In the records below, find each line with "test" and copy it.

┌─ GIVEN ENTRIES

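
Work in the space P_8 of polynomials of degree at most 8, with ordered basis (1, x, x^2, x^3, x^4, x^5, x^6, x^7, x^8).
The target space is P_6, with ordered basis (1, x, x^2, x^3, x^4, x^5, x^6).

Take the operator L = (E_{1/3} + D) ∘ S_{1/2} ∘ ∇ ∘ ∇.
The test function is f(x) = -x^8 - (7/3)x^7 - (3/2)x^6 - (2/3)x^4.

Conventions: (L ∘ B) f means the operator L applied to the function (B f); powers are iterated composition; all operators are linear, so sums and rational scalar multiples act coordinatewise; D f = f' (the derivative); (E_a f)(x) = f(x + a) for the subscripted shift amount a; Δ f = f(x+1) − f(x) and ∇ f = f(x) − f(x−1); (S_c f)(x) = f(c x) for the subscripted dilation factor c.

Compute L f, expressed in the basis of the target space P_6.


g(x) = -(7/8)x^6 + (7/16)x^5 + (235/16)x^4 - (17525/216)x^3 + (41339/216)x^2 - (97915/432)x + 81499/729

∇ f = -8x^7 + (35/3)x^6 - 16x^5 + (65/6)x^4 - 7x^3 + (11/2)x^2 - (10/3)x + 5/6
∇ ∇ f = -56x^6 + 238x^5 - 535x^4 + (2150/3)x^3 - 589x^2 + (844/3)x - 187/3
S_{1/2} (∇ ∘ ∇) f = -(7/8)x^6 + (119/16)x^5 - (535/16)x^4 + (1075/12)x^3 - (589/4)x^2 + (422/3)x - 187/3
E_{1/3} (S_{1/2} ∘ ∇ ∘ ∇) f = -(7/8)x^6 + (91/16)x^5 - (45/2)x^4 + (11365/216)x^3 - (16711/216)x^2 + (29309/432)x - 21047/729
D (S_{1/2} ∘ ∇ ∘ ∇) f = -(21/4)x^5 + (595/16)x^4 - (535/4)x^3 + (1075/4)x^2 - (589/2)x + 422/3
(E_{1/3} + D) (S_{1/2} ∘ ∇ ∘ ∇) f = -(7/8)x^6 + (7/16)x^5 + (235/16)x^4 - (17525/216)x^3 + (41339/216)x^2 - (97915/432)x + 81499/729


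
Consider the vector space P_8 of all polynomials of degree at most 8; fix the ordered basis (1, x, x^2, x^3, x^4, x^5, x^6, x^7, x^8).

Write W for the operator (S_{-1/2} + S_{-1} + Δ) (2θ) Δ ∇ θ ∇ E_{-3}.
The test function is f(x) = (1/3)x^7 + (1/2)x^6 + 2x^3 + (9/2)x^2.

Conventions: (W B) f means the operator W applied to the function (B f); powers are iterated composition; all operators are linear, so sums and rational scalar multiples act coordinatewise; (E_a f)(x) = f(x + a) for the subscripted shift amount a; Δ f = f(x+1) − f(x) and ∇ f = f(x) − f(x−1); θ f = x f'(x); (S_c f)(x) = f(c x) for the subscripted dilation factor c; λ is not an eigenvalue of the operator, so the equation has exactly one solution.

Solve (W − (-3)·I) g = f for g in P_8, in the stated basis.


g(x) = (1/9)x^7 + (1/6)x^6 - (1190/3)x^4 - (14828/3)x^3 - (60893/18)x^2 - (433810/9)x + 185900/9

write g with unknown coordinates in the stated basis and equate coefficients in (W − (-3)·I) g = f
solving from the highest basis element down gives g = (1/9)x^7 + (1/6)x^6 - (1190/3)x^4 - (14828/3)x^3 - (60893/18)x^2 - (433810/9)x + 185900/9
check: W g = 1190x^4 + 14830x^3 + (30460/3)x^2 + (433810/3)x - 185900/3
so W g − (-3)·g = (1/3)x^7 + (1/2)x^6 + 2x^3 + (9/2)x^2 = f ✓


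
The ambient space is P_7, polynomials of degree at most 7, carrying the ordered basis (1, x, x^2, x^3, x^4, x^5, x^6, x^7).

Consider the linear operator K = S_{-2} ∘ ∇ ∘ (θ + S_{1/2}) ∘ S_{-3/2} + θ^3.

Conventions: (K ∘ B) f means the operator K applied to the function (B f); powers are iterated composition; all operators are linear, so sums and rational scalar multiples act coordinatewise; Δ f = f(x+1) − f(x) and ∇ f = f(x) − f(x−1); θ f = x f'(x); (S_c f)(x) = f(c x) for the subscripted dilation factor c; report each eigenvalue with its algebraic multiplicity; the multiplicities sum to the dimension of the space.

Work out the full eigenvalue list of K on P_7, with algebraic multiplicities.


image of 1: 0
image of x: x - 9/4
image of x^2: 8x^2 - (81/4)x - 81/16
image of x^3: 27x^3 - (2025/16)x^2 - (2025/32)x - 675/64
image of x^4: 64x^4 - (5265/8)x^3 - (15795/32)x^2 - (5265/32)x - 5265/256
image of x^5: 125x^5 - (195615/64)x^4 - (195615/64)x^3 - (195615/128)x^2 - (195615/512)x - 39123/1024
image of x^6: 216x^6 - (841995/64)x^5 - (4209975/256)x^4 - (1403325/128)x^3 - (4209975/1024)x^2 - (841995/1024)x - 280665/4096
image of x^7: 343x^7 - (13732173/256)x^6 - (41196519/512)x^5 - (68660865/1024)x^4 - (68660865/2048)x^3 - (41196519/4096)x^2 - (13732173/8192)x - 1961739/16384
the matrix is upper triangular; its diagonal is (0, 1, 8, 27, 64, 125, 216, 343)
for a triangular matrix the eigenvalues are the diagonal entries, with algebraic multiplicity their repetition count

λ = 0 (multiplicity 1), λ = 1 (multiplicity 1), λ = 8 (multiplicity 1), λ = 27 (multiplicity 1), λ = 64 (multiplicity 1), λ = 125 (multiplicity 1), λ = 216 (multiplicity 1), λ = 343 (multiplicity 1)


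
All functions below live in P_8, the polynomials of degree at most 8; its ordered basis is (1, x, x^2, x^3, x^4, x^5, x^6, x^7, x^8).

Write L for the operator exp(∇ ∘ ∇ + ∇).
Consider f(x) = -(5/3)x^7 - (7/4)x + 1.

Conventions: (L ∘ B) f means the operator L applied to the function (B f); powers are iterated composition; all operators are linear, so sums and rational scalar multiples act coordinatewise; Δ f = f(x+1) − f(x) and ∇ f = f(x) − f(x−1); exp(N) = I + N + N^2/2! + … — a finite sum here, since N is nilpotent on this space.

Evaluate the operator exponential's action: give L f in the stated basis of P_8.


the image equals g(x) = -(5/3)x^7 - (35/3)x^6 - 70x^5 + (175/3)x^4 - 175x^3 + 1330x^2 - (28441/12)x + 22771/12

order-1 term: -(35/3)x^6 - 35x^5 + (875/3)x^4 - (2275/3)x^3 + 1015x^2 - (2135/3)x + 2479/12
order-2 term: -35x^5 - 175x^4 + (2975/3)x^3 - 525x^2 - (9485/3)x + 4095
order-3 term: -(175/3)x^4 - 350x^3 + 1225x^2 + 1050x - 9905/3
order-4 term: -(175/3)x^3 - 350x^2 + (1925/3)x + 2450/3
order-5 term: -35x^2 - 175x + 350/3
order-6 term: -(35/3)x - 35
order-7 term: -5/3
the series for exp(∇ ∘ ∇ + ∇) f terminates at order 7
exp(∇ ∘ ∇ + ∇) f = -(5/3)x^7 - (35/3)x^6 - 70x^5 + (175/3)x^4 - 175x^3 + 1330x^2 - (28441/12)x + 22771/12


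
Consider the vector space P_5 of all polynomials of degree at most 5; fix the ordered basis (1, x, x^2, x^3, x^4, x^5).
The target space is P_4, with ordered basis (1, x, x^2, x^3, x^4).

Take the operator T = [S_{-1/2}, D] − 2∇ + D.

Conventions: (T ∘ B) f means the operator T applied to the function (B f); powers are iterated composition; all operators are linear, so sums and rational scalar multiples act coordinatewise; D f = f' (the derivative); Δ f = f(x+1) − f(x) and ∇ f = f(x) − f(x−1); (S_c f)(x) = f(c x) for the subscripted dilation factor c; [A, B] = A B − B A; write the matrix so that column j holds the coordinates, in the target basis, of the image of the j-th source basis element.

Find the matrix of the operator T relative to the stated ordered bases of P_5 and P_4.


image of 1: 0
image of x: 1/2
image of x^2: -(7/2)x + 2
image of x^3: -(15/8)x^2 + 6x - 2
image of x^4: -(19/4)x^3 + 12x^2 - 8x + 2
image of x^5: -(145/32)x^4 + 20x^3 - 20x^2 + 10x - 2
each image's coordinates form column j of the matrix

the matrix is [[0, 1/2, 2, -2, 2, -2]; [0, 0, -7/2, 6, -8, 10]; [0, 0, 0, -15/8, 12, -20]; [0, 0, 0, 0, -19/4, 20]; [0, 0, 0, 0, 0, -145/32]] (rows listed top to bottom)


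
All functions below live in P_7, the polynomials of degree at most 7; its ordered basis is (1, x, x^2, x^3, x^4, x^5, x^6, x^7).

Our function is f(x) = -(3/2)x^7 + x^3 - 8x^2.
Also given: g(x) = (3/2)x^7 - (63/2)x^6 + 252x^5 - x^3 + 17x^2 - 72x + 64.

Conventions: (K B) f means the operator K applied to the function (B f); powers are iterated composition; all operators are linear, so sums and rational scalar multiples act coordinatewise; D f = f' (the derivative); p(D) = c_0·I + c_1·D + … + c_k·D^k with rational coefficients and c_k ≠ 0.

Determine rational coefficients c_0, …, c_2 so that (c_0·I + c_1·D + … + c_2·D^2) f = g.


D^0 f = -(3/2)x^7 + x^3 - 8x^2
D^1 f = -(21/2)x^6 + 3x^2 - 16x
D^2 f = -63x^5 + 6x - 16
matching coefficients of g against c_0 f + c_1 Df + … from the top degree down determines the c_i
solution: c_0 = -1, c_1 = 3, c_2 = -4

c_0 = -1, c_1 = 3, c_2 = -4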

└─

SOLUTION →
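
The test function is f(x) = -x^8 - (7/3)x^7 - (3/2)x^6 - (2/3)x^4.
The test function is f(x) = (1/3)x^7 + (1/2)x^6 + 2x^3 + (9/2)x^2.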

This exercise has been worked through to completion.